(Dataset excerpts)
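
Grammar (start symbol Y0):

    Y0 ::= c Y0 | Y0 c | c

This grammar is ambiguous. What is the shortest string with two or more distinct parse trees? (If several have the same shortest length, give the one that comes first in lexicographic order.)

c c

length 1: no string has ≥2 trees
length 2: c c has 2 parse trees

Two derivations of c c:
  Y0 ⇒ c Y0 ⇒ c c
  Y0 ⇒ Y0 c ⇒ c c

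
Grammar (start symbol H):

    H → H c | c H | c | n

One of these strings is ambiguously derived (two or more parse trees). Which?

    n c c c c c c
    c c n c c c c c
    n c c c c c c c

n c c c c c c: 1 tree
c c n c c c c c: 21 trees
n c c c c c c c: 1 tree

c c n c c c c c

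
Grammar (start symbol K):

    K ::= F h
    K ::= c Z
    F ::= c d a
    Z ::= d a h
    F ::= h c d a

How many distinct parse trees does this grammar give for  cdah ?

2

Parse trees for cdah:
  [K [F c d a] h]
  [K c [Z d a h]]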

The problem:
Gather each line in these records that contains the string "start".

Output of the exercise:
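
Grammar (start symbol Y0):
Grammar (start symbol H):
Grammar (start symbol K):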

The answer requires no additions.